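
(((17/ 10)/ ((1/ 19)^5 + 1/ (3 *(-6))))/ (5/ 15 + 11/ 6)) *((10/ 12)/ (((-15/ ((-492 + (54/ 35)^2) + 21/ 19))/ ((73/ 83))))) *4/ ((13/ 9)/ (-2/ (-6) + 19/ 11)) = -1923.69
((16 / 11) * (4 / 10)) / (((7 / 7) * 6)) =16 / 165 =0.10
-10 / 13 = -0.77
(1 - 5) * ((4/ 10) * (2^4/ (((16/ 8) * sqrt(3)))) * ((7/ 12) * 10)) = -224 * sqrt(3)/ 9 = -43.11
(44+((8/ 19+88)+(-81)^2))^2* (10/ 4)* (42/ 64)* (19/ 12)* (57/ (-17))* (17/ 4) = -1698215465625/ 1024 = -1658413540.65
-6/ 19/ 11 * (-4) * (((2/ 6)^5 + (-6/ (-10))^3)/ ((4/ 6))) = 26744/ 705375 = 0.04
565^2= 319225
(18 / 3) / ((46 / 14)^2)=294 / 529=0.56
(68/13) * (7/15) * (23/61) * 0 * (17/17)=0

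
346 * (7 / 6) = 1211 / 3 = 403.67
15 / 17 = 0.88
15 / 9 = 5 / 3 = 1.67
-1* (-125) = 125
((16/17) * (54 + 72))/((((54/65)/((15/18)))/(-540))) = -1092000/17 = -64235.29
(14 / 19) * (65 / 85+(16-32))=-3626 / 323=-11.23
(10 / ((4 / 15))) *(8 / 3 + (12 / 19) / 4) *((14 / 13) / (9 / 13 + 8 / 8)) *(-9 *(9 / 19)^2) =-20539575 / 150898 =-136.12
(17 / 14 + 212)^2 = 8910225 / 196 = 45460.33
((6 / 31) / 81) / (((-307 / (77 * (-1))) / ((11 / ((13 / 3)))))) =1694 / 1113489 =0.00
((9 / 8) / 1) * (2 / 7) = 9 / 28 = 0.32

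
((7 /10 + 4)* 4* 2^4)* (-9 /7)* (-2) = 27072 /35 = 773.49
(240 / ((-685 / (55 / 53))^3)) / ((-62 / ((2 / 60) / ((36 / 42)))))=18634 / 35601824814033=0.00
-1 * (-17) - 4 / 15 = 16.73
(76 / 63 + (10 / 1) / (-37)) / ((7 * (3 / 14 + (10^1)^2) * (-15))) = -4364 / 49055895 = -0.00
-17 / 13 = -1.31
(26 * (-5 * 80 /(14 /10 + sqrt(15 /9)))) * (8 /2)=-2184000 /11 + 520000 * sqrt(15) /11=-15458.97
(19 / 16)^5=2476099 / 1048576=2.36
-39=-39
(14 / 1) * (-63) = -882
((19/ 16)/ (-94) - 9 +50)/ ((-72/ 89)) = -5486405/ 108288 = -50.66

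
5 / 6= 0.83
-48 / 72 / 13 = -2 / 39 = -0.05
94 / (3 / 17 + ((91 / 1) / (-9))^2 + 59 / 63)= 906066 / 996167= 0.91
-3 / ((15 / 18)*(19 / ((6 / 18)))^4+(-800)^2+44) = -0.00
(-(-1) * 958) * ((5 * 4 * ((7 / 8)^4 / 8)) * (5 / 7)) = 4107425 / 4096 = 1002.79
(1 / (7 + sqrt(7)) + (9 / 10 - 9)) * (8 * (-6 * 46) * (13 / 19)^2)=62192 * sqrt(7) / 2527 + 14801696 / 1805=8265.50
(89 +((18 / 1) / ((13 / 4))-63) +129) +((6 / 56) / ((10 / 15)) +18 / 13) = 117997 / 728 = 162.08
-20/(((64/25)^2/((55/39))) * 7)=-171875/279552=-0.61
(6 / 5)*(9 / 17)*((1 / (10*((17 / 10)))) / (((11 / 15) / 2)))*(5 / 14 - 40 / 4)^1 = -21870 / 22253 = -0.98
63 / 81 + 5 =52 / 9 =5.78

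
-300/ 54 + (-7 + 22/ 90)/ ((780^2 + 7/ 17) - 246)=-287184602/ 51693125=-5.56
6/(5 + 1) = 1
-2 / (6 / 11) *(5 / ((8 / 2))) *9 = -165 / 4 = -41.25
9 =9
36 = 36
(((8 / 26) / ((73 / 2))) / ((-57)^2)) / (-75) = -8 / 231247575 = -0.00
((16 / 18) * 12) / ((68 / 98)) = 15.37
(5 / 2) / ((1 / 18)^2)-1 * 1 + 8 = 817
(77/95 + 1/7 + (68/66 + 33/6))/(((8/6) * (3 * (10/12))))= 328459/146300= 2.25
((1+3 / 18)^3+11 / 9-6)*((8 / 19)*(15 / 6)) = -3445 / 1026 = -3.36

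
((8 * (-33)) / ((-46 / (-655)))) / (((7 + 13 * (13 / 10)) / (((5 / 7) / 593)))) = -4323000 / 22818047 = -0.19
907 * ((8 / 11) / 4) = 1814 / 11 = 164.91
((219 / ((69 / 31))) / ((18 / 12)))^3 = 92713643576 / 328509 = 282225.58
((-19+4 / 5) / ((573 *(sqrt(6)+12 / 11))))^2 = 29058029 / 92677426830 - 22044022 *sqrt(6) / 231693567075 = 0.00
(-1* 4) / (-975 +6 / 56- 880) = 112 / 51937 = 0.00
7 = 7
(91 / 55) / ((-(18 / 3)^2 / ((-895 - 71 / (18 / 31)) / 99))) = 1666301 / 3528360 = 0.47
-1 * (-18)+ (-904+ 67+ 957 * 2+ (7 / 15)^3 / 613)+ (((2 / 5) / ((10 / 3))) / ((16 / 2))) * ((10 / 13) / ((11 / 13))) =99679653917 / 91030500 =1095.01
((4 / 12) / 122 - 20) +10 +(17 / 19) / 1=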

----

All records above must be set down exactly, please.

## Response to this exercise
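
(((17/ 10)/ ((1/ 19)^5 + 1/ (3 *(-6))))/ (5/ 15 + 11/ 6)) *((10/ 12)/ (((-15/ ((-492 + (54/ 35)^2) + 21/ 19))/ ((73/ 83))))) *4/ ((13/ 9)/ (-2/ (-6) + 19/ 11)) = -1923.69
((16 / 11) * (4 / 10)) / (((7 / 7) * 6)) =16 / 165 =0.10
-10 / 13 = -0.77
(1 - 5) * ((4/ 10) * (2^4/ (((16/ 8) * sqrt(3)))) * ((7/ 12) * 10)) = -224 * sqrt(3)/ 9 = -43.11
(44+((8/ 19+88)+(-81)^2))^2* (10/ 4)* (42/ 64)* (19/ 12)* (57/ (-17))* (17/ 4) = -1698215465625/ 1024 = -1658413540.65
-6/ 19/ 11 * (-4) * (((2/ 6)^5 + (-6/ (-10))^3)/ ((4/ 6))) = 26744/ 705375 = 0.04
565^2= 319225
(18 / 3) / ((46 / 14)^2)=294 / 529=0.56
(68/13) * (7/15) * (23/61) * 0 * (17/17)=0

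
346 * (7 / 6) = 1211 / 3 = 403.67
15 / 17 = 0.88
15 / 9 = 5 / 3 = 1.67
-1* (-125) = 125
((16/17) * (54 + 72))/((((54/65)/((15/18)))/(-540))) = -1092000/17 = -64235.29
(14 / 19) * (65 / 85+(16-32))=-3626 / 323=-11.23
(10 / ((4 / 15))) *(8 / 3 + (12 / 19) / 4) *((14 / 13) / (9 / 13 + 8 / 8)) *(-9 *(9 / 19)^2) =-20539575 / 150898 =-136.12
(17 / 14 + 212)^2 = 8910225 / 196 = 45460.33
((6 / 31) / 81) / (((-307 / (77 * (-1))) / ((11 / ((13 / 3)))))) =1694 / 1113489 =0.00
((9 / 8) / 1) * (2 / 7) = 9 / 28 = 0.32

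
((7 /10 + 4)* 4* 2^4)* (-9 /7)* (-2) = 27072 /35 = 773.49
(240 / ((-685 / (55 / 53))^3)) / ((-62 / ((2 / 60) / ((36 / 42)))))=18634 / 35601824814033=0.00
-1 * (-17) - 4 / 15 = 16.73
(76 / 63 + (10 / 1) / (-37)) / ((7 * (3 / 14 + (10^1)^2) * (-15))) = -4364 / 49055895 = -0.00
-17 / 13 = -1.31
(26 * (-5 * 80 /(14 /10 + sqrt(15 /9)))) * (8 /2)=-2184000 /11 + 520000 * sqrt(15) /11=-15458.97
(19 / 16)^5=2476099 / 1048576=2.36
-39=-39
(14 / 1) * (-63) = -882
((19/ 16)/ (-94) - 9 +50)/ ((-72/ 89)) = -5486405/ 108288 = -50.66

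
5 / 6= 0.83
-48 / 72 / 13 = -2 / 39 = -0.05
94 / (3 / 17 + ((91 / 1) / (-9))^2 + 59 / 63)= 906066 / 996167= 0.91
-3 / ((15 / 18)*(19 / ((6 / 18)))^4+(-800)^2+44) = -0.00
(-(-1) * 958) * ((5 * 4 * ((7 / 8)^4 / 8)) * (5 / 7)) = 4107425 / 4096 = 1002.79
(1 / (7 + sqrt(7)) + (9 / 10 - 9)) * (8 * (-6 * 46) * (13 / 19)^2)=62192 * sqrt(7) / 2527 + 14801696 / 1805=8265.50
(89 +((18 / 1) / ((13 / 4))-63) +129) +((6 / 56) / ((10 / 15)) +18 / 13) = 117997 / 728 = 162.08
-20/(((64/25)^2/((55/39))) * 7)=-171875/279552=-0.61
(6 / 5)*(9 / 17)*((1 / (10*((17 / 10)))) / (((11 / 15) / 2)))*(5 / 14 - 40 / 4)^1 = -21870 / 22253 = -0.98
63 / 81 + 5 =52 / 9 =5.78

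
-300/ 54 + (-7 + 22/ 90)/ ((780^2 + 7/ 17) - 246)=-287184602/ 51693125=-5.56
6/(5 + 1) = 1
-2 / (6 / 11) *(5 / ((8 / 2))) *9 = -165 / 4 = -41.25
9 =9
36 = 36
(((8 / 26) / ((73 / 2))) / ((-57)^2)) / (-75) = -8 / 231247575 = -0.00
((16 / 18) * 12) / ((68 / 98)) = 15.37
(5 / 2) / ((1 / 18)^2)-1 * 1 + 8 = 817
(77/95 + 1/7 + (68/66 + 33/6))/(((8/6) * (3 * (10/12))))= 328459/146300= 2.25
((1+3 / 18)^3+11 / 9-6)*((8 / 19)*(15 / 6)) = -3445 / 1026 = -3.36

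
((8 * (-33)) / ((-46 / (-655)))) / (((7 + 13 * (13 / 10)) / (((5 / 7) / 593)))) = -4323000 / 22818047 = -0.19
907 * ((8 / 11) / 4) = 1814 / 11 = 164.91
((219 / ((69 / 31))) / ((18 / 12)))^3 = 92713643576 / 328509 = 282225.58
((-19+4 / 5) / ((573 *(sqrt(6)+12 / 11))))^2 = 29058029 / 92677426830 - 22044022 *sqrt(6) / 231693567075 = 0.00
(-1* 4) / (-975 +6 / 56- 880) = 112 / 51937 = 0.00
7 = 7
(91 / 55) / ((-(18 / 3)^2 / ((-895 - 71 / (18 / 31)) / 99))) = 1666301 / 3528360 = 0.47
-1 * (-18)+ (-904+ 67+ 957 * 2+ (7 / 15)^3 / 613)+ (((2 / 5) / ((10 / 3))) / ((16 / 2))) * ((10 / 13) / ((11 / 13))) =99679653917 / 91030500 =1095.01
((4 / 12) / 122 - 20) +10 +(17 / 19) / 1=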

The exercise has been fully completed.